What needs to be done:
Return every line of the listing below so that it matches the original exactly.

:: Records for this task ::

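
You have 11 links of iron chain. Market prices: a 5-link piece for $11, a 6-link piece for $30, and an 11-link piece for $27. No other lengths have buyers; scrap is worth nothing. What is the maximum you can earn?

Consider every possible first cut. f[k] is the best of p[i]+f[k−i] over all sellable i≤k.
f[1] = 0
f[2] = 0
f[3] = 0
f[4] = 0
f[5] = 11
f[6] = 30
f[7] = 30
f[8] = 30
f[9] = 30
f[10] = 30
f[11] = 41  (first piece 5, then f[6]=30)
One optimal cutting: 6 + 5 → $41.

41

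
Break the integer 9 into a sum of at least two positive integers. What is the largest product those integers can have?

27

Define P[k] = max over 1≤i<k of i · max(k−i, P[k−i]); the inner max lets the remainder stay uncut if that's better.
Small cases: P[2]=1, P[3]=2.
P[4] = 2·max(2,1) = 2·2 = 4
P[5] = 2·max(3,2) = 2·3 = 6
P[6] = 3·max(3,2) = 3·3 = 9
P[7] = 2·max(5,6) = 2·6 = 12
P[8] = 2·max(6,9) = 2·9 = 18
P[9] = 3·max(6,9) = 3·9 = 27
One optimal split: 3 + 3 + 3; product 3·3·3 = 27.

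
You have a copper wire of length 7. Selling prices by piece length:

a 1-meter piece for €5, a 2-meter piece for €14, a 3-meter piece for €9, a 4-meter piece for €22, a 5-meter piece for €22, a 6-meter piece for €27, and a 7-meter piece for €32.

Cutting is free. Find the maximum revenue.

47

Consider every possible first cut. r[k] is the best of p[i]+r[k−i] over all sellable i≤k.
r[1] = 5
r[2] = max(5+5, 14+0) = 14
r[3] = max(5+14, 14+5, 9+0) = 19
r[4] = max(5+19, 14+14, 9+5, 22+0) = 28
r[5] = max(5+28, 14+19, 9+14, 22+5, 22+0) = 33
r[6] = max(5+33, 14+28, 9+19, 22+14, 22+5, 27+0) = 42
r[7] = max(5+42, 14+33, 9+28, …, 27+5, 32+0) = 47
One optimal cutting: 2 + 2 + 2 + 1 → €14 + €14 + €14 + €5 = €47.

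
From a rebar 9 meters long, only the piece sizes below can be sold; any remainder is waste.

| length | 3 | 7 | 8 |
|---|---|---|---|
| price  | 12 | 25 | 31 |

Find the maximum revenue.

Let f[k] be the best obtainable value from length k. For each k, try every first piece i and keep the best of price[i] + f[k−i].
f[1] = 0
f[2] = 0
f[3] = 12
f[4] = 12
f[5] = 12
f[6] = 24  (first piece 3, then f[3]=12)
f[7] = max(12+12, 25+0) = 25
f[8] = max(12+12, 25+0, 31+0) = 31
f[9] = max(12+24, 25+0, 31+0) = 36
One optimal cutting: 3 + 3 + 3 → ₹36.

36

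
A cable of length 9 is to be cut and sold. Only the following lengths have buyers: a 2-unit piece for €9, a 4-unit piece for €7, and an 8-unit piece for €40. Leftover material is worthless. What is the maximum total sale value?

40

Build r[k] bottom-up: r[k] = max over allowed piece i of (p[i] + r[k−i]).
r[1] = 0
r[2] = 9
r[3] = 9
r[4] = max(9+9, 7+0) = 18
r[5] = max(9+9, 7+0) = 18
r[6] = max(9+18, 7+9) = 27
r[7] = max(9+18, 7+9) = 27
r[8] = max(9+27, 7+18, 40+0) = 40
r[9] = max(9+27, 7+18, 40+0) = 40
One optimal cutting: pieces 8 with 1 unit of scrap → €40.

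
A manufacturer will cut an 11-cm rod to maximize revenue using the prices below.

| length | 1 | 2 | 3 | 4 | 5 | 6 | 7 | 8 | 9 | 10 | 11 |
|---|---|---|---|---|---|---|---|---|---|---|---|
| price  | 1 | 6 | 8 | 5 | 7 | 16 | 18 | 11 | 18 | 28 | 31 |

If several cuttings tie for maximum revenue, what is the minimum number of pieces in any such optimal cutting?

Let r[k] be the best obtainable value from length k. For each k, try every first piece i and keep the best of price[i] + r[k−i].
r[1] = 1
r[2] = max(1+1, 6+0) = 6
r[3] = max(1+6, 6+1, 8+0) = 8
r[4] = max(1+8, 6+6, 8+1, 5+0) = 12
r[5] = max(1+12, 6+8, 8+6, 5+1, 7+0) = 14
r[6] = max(1+14, 6+12, 8+8, 5+6, 7+1, 16+0) = 18
r[7] = max(1+18, 6+14, 8+12, …, 16+1, 18+0) = 20
r[8] = max(1+20, 6+18, 8+14, …, 18+1, 11+0) = 24
r[9] = max(1+24, 6+20, 8+18, …, 11+1, 18+0) = 26
r[10] = max(1+26, 6+24, 8+20, …, 18+1, 28+0) = 30
r[11] = max(1+30, 6+26, 8+24, …, 28+1, 31+0) = 32
Maximum revenue is $32.
Now minimize piece count subject to staying optimal: for each k, pieces[k] = 1 + min over i with p[i]+r[k−i]=r[k] of pieces[k−i].
pieces[8] = 4
pieces[9] = 4
pieces[10] = 5
pieces[11] = 5

5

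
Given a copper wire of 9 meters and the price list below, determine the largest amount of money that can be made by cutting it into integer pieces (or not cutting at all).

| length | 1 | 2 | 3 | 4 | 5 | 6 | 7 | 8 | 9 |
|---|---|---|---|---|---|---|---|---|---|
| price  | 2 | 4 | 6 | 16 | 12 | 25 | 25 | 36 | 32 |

38

Consider every possible first cut. best[k] is the best of p[i]+best[k−i] over all sellable i≤k.
best[1] = 2
best[2] = max(2+2, 4+0) = 4
best[3] = max(2+4, 4+2, 6+0) = 6
best[4] = max(2+6, 4+4, 6+2, 16+0) = 16
best[5] = max(2+16, 4+6, 6+4, 16+2, 12+0) = 18
best[6] = max(2+18, 4+16, 6+6, 16+4, 12+2, 25+0) = 25
best[7] = max(2+25, 4+18, 6+16, …, 25+2, 25+0) = 27
best[8] = max(2+27, 4+25, 6+18, …, 25+2, 36+0) = 36
best[9] = max(2+36, 4+27, 6+25, …, 36+2, 32+0) = 38
One optimal cutting: 8 + 1 → €36 + €2 = €38.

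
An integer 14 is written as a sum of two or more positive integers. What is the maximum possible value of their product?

Fill prod[k] for k=2..14: at each k try every first piece i and multiply by the better of (k−i) uncut or prod[k−i].
Small cases: prod[2]=1, prod[3]=2, prod[4]=4, prod[5]=6, prod[6]=9, prod[7]=12, prod[8]=18, prod[9]=27.
prod[10] = max(1×27, 2×18, 3×12, …, 8×2, 9×1) = 36
prod[11] = max(1×36, 2×27, 3×18, …, 9×2, 10×1) = 54
prod[12] = max(1×54, 2×36, 3×27, …, 10×2, 11×1) = 81
prod[13] = max(1×81, 2×54, 3×36, …, 11×2, 12×1) = 108
prod[14] = max(1×108, 2×81, 3×54, …, 12×2, 13×1) = 162
One optimal split: 3 + 3 + 3 + 3 + 2; product 3×3×3×3×2 = 162.

162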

:::

Solution to the problem:
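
You have 11 links of iron chain. Market prices: a 5-link piece for $11, a 6-link piece for $30, and an 11-link piece for $27. No other lengths have buyers; scrap is worth nothing. What is the maximum you can earn?

Consider every possible first cut. f[k] is the best of p[i]+f[k−i] over all sellable i≤k.
f[1] = 0
f[2] = 0
f[3] = 0
f[4] = 0
f[5] = 11
f[6] = 30
f[7] = 30
f[8] = 30
f[9] = 30
f[10] = 30
f[11] = 41  (first piece 5, then f[6]=30)
One optimal cutting: 6 + 5 → $41.

41

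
Break the integer 9 into a sum of at least two positive integers. What is the largest product those integers can have?

27

Define P[k] = max over 1≤i<k of i · max(k−i, P[k−i]); the inner max lets the remainder stay uncut if that's better.
Small cases: P[2]=1, P[3]=2.
P[4] = 2·max(2,1) = 2·2 = 4
P[5] = 2·max(3,2) = 2·3 = 6
P[6] = 3·max(3,2) = 3·3 = 9
P[7] = 2·max(5,6) = 2·6 = 12
P[8] = 2·max(6,9) = 2·9 = 18
P[9] = 3·max(6,9) = 3·9 = 27
One optimal split: 3 + 3 + 3; product 3·3·3 = 27.

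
You have a copper wire of length 7. Selling prices by piece length:

a 1-meter piece for €5, a 2-meter piece for €14, a 3-meter piece for €9, a 4-meter piece for €22, a 5-meter piece for €22, a 6-meter piece for €27, and a 7-meter piece for €32.

Cutting is free. Find the maximum revenue.

47

Consider every possible first cut. r[k] is the best of p[i]+r[k−i] over all sellable i≤k.
r[1] = 5
r[2] = max(5+5, 14+0) = 14
r[3] = max(5+14, 14+5, 9+0) = 19
r[4] = max(5+19, 14+14, 9+5, 22+0) = 28
r[5] = max(5+28, 14+19, 9+14, 22+5, 22+0) = 33
r[6] = max(5+33, 14+28, 9+19, 22+14, 22+5, 27+0) = 42
r[7] = max(5+42, 14+33, 9+28, …, 27+5, 32+0) = 47
One optimal cutting: 2 + 2 + 2 + 1 → €14 + €14 + €14 + €5 = €47.

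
From a rebar 9 meters long, only the piece sizes below can be sold; any remainder is waste.

| length | 3 | 7 | 8 |
|---|---|---|---|
| price  | 12 | 25 | 31 |

Find the maximum revenue.

Let f[k] be the best obtainable value from length k. For each k, try every first piece i and keep the best of price[i] + f[k−i].
f[1] = 0
f[2] = 0
f[3] = 12
f[4] = 12
f[5] = 12
f[6] = 24  (first piece 3, then f[3]=12)
f[7] = max(12+12, 25+0) = 25
f[8] = max(12+12, 25+0, 31+0) = 31
f[9] = max(12+24, 25+0, 31+0) = 36
One optimal cutting: 3 + 3 + 3 → ₹36.

36

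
A cable of length 9 is to be cut and sold. Only the following lengths have buyers: a 2-unit piece for €9, a 4-unit piece for €7, and an 8-unit piece for €40. Leftover material is worthless. What is the maximum total sale value?

40

Build r[k] bottom-up: r[k] = max over allowed piece i of (p[i] + r[k−i]).
r[1] = 0
r[2] = 9
r[3] = 9
r[4] = max(9+9, 7+0) = 18
r[5] = max(9+9, 7+0) = 18
r[6] = max(9+18, 7+9) = 27
r[7] = max(9+18, 7+9) = 27
r[8] = max(9+27, 7+18, 40+0) = 40
r[9] = max(9+27, 7+18, 40+0) = 40
One optimal cutting: pieces 8 with 1 unit of scrap → €40.

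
A manufacturer will cut an 11-cm rod to maximize revenue using the prices below.

| length | 1 | 2 | 3 | 4 | 5 | 6 | 7 | 8 | 9 | 10 | 11 |
|---|---|---|---|---|---|---|---|---|---|---|---|
| price  | 1 | 6 | 8 | 5 | 7 | 16 | 18 | 11 | 18 | 28 | 31 |

If several cuttings tie for maximum revenue, what is the minimum number of pieces in any such optimal cutting?

Let r[k] be the best obtainable value from length k. For each k, try every first piece i and keep the best of price[i] + r[k−i].
r[1] = 1
r[2] = max(1+1, 6+0) = 6
r[3] = max(1+6, 6+1, 8+0) = 8
r[4] = max(1+8, 6+6, 8+1, 5+0) = 12
r[5] = max(1+12, 6+8, 8+6, 5+1, 7+0) = 14
r[6] = max(1+14, 6+12, 8+8, 5+6, 7+1, 16+0) = 18
r[7] = max(1+18, 6+14, 8+12, …, 16+1, 18+0) = 20
r[8] = max(1+20, 6+18, 8+14, …, 18+1, 11+0) = 24
r[9] = max(1+24, 6+20, 8+18, …, 11+1, 18+0) = 26
r[10] = max(1+26, 6+24, 8+20, …, 18+1, 28+0) = 30
r[11] = max(1+30, 6+26, 8+24, …, 28+1, 31+0) = 32
Maximum revenue is $32.
Now minimize piece count subject to staying optimal: for each k, pieces[k] = 1 + min over i with p[i]+r[k−i]=r[k] of pieces[k−i].
pieces[8] = 4
pieces[9] = 4
pieces[10] = 5
pieces[11] = 5

5

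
Given a copper wire of 9 meters and the price list below, determine the largest amount of money that can be made by cutting it into integer pieces (or not cutting at all).

| length | 1 | 2 | 3 | 4 | 5 | 6 | 7 | 8 | 9 |
|---|---|---|---|---|---|---|---|---|---|
| price  | 2 | 4 | 6 | 16 | 12 | 25 | 25 | 36 | 32 |

38

Consider every possible first cut. best[k] is the best of p[i]+best[k−i] over all sellable i≤k.
best[1] = 2
best[2] = max(2+2, 4+0) = 4
best[3] = max(2+4, 4+2, 6+0) = 6
best[4] = max(2+6, 4+4, 6+2, 16+0) = 16
best[5] = max(2+16, 4+6, 6+4, 16+2, 12+0) = 18
best[6] = max(2+18, 4+16, 6+6, 16+4, 12+2, 25+0) = 25
best[7] = max(2+25, 4+18, 6+16, …, 25+2, 25+0) = 27
best[8] = max(2+27, 4+25, 6+18, …, 25+2, 36+0) = 36
best[9] = max(2+36, 4+27, 6+25, …, 36+2, 32+0) = 38
One optimal cutting: 8 + 1 → €36 + €2 = €38.

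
An integer 14 is written as a sum of two or more positive integers. What is the maximum possible value of their product?

Fill prod[k] for k=2..14: at each k try every first piece i and multiply by the better of (k−i) uncut or prod[k−i].
Small cases: prod[2]=1, prod[3]=2, prod[4]=4, prod[5]=6, prod[6]=9, prod[7]=12, prod[8]=18, prod[9]=27.
prod[10] = max(1×27, 2×18, 3×12, …, 8×2, 9×1) = 36
prod[11] = max(1×36, 2×27, 3×18, …, 9×2, 10×1) = 54
prod[12] = max(1×54, 2×36, 3×27, …, 10×2, 11×1) = 81
prod[13] = max(1×81, 2×54, 3×36, …, 11×2, 12×1) = 108
prod[14] = max(1×108, 2×81, 3×54, …, 12×2, 13×1) = 162
One optimal split: 3 + 3 + 3 + 3 + 2; product 3×3×3×3×2 = 162.

162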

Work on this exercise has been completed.